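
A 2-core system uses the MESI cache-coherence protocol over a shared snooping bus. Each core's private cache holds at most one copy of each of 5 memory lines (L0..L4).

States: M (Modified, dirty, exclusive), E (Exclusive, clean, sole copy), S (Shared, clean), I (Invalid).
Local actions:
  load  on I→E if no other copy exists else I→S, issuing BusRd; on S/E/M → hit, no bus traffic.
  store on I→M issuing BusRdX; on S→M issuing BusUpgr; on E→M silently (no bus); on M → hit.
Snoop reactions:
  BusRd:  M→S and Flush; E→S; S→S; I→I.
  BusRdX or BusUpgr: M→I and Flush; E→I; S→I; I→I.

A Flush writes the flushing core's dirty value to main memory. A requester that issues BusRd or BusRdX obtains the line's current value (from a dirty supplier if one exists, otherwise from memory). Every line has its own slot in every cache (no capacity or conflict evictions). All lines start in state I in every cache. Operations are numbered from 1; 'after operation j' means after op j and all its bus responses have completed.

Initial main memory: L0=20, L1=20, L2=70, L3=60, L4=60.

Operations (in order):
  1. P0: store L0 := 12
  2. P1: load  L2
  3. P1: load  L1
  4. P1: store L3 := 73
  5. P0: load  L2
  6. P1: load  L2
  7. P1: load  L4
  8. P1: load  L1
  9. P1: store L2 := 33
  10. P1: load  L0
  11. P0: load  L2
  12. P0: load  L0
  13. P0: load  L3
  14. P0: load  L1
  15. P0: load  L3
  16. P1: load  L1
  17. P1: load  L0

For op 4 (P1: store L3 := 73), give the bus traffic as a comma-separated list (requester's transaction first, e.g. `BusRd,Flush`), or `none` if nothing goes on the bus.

bus = BusRdX

[1] P0: store L0 := 12 | P0:M(12), P1:I | bus: BusRdX
[2] P1: load  L2 | P0:I, P1:E(70) | bus: BusRd
[3] P1: load  L1 | P0:I, P1:E(20) | bus: BusRd
[4] P1: store L3 := 73 | P0:I, P1:M(73) | bus: BusRdX
[5] P0: load  L2 | P0:S(70), P1:S(70) | bus: BusRd
[6] P1: load  L2 | P0:S(70), P1:S(70) | bus: none
[7] P1: load  L4 | P0:I, P1:E(60) | bus: BusRd
[8] P1: load  L1 | P0:I, P1:E(20) | bus: none
[9] P1: store L2 := 33 | P0:I, P1:M(33) | bus: BusUpgr
[10] P1: load  L0 | P0:S(12), P1:S(12) | bus: BusRd,Flush
[11] P0: load  L2 | P0:S(33), P1:S(33) | bus: BusRd,Flush
[12] P0: load  L0 | P0:S(12), P1:S(12) | bus: none
[13] P0: load  L3 | P0:S(73), P1:S(73) | bus: BusRd,Flush
[14] P0: load  L1 | P0:S(20), P1:S(20) | bus: BusRd
[15] P0: load  L3 | P0:S(73), P1:S(73) | bus: none
[16] P1: load  L1 | P0:S(20), P1:S(20) | bus: none
[17] P1: load  L0 | P0:S(12), P1:S(12) | bus: none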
^^^^
* Work required
Transcribe the material in full; every line must match exactly.

* Task response
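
A 2-core system uses the MESI cache-coherence protocol over a shared snooping bus. Each core's private cache holds at most one copy of each of 5 memory lines (L0..L4).

States: M (Modified, dirty, exclusive), E (Exclusive, clean, sole copy), S (Shared, clean), I (Invalid).
Local actions:
  load  on I→E if no other copy exists else I→S, issuing BusRd; on S/E/M → hit, no bus traffic.
  store on I→M issuing BusRdX; on S→M issuing BusUpgr; on E→M silently (no bus); on M → hit.
Snoop reactions:
  BusRd:  M→S and Flush; E→S; S→S; I→I.
  BusRdX or BusUpgr: M→I and Flush; E→I; S→I; I→I.

A Flush writes the flushing core's dirty value to main memory. A requester that issues BusRd or BusRdX obtains the line's current value (from a dirty supplier if one exists, otherwise from memory). Every line has its own slot in every cache (no capacity or conflict evictions). All lines start in state I in every cache. Operations are numbered from 1; 'after operation j' means after op j and all its bus responses have completed.

Initial main memory: L0=20, L1=20, L2=70, L3=60, L4=60.

Operations (in order):
  1. P0: store L0 := 12
  2. P1: load  L2
  3. P1: load  L1
  4. P1: store L3 := 73
  5. P0: load  L2
  6. P1: load  L2
  7. P1: load  L4
  8. P1: load  L1
  9. P1: store L2 := 33
  10. P1: load  L0
  11. P0: load  L2
  12. P0: load  L0
  13. P0: load  L3
  14. P0: load  L1
  15. P0: load  L3
  16. P1: load  L1
  17. P1: load  L0

For op 4 (P1: store L3 := 73), give the bus traffic as a comma-separated list (requester's transaction first, e.g. `BusRd,Flush`), or `none` if nothing goes on the bus.

bus = BusRdX

[1] P0: store L0 := 12 | P0:M(12), P1:I | bus: BusRdX
[2] P1: load  L2 | P0:I, P1:E(70) | bus: BusRd
[3] P1: load  L1 | P0:I, P1:E(20) | bus: BusRd
[4] P1: store L3 := 73 | P0:I, P1:M(73) | bus: BusRdX
[5] P0: load  L2 | P0:S(70), P1:S(70) | bus: BusRd
[6] P1: load  L2 | P0:S(70), P1:S(70) | bus: none
[7] P1: load  L4 | P0:I, P1:E(60) | bus: BusRd
[8] P1: load  L1 | P0:I, P1:E(20) | bus: none
[9] P1: store L2 := 33 | P0:I, P1:M(33) | bus: BusUpgr
[10] P1: load  L0 | P0:S(12), P1:S(12) | bus: BusRd,Flush
[11] P0: load  L2 | P0:S(33), P1:S(33) | bus: BusRd,Flush
[12] P0: load  L0 | P0:S(12), P1:S(12) | bus: none
[13] P0: load  L3 | P0:S(73), P1:S(73) | bus: BusRd,Flush
[14] P0: load  L1 | P0:S(20), P1:S(20) | bus: BusRd
[15] P0: load  L3 | P0:S(73), P1:S(73) | bus: none
[16] P1: load  L1 | P0:S(20), P1:S(20) | bus: none
[17] P1: load  L0 | P0:S(12), P1:S(12) | bus: none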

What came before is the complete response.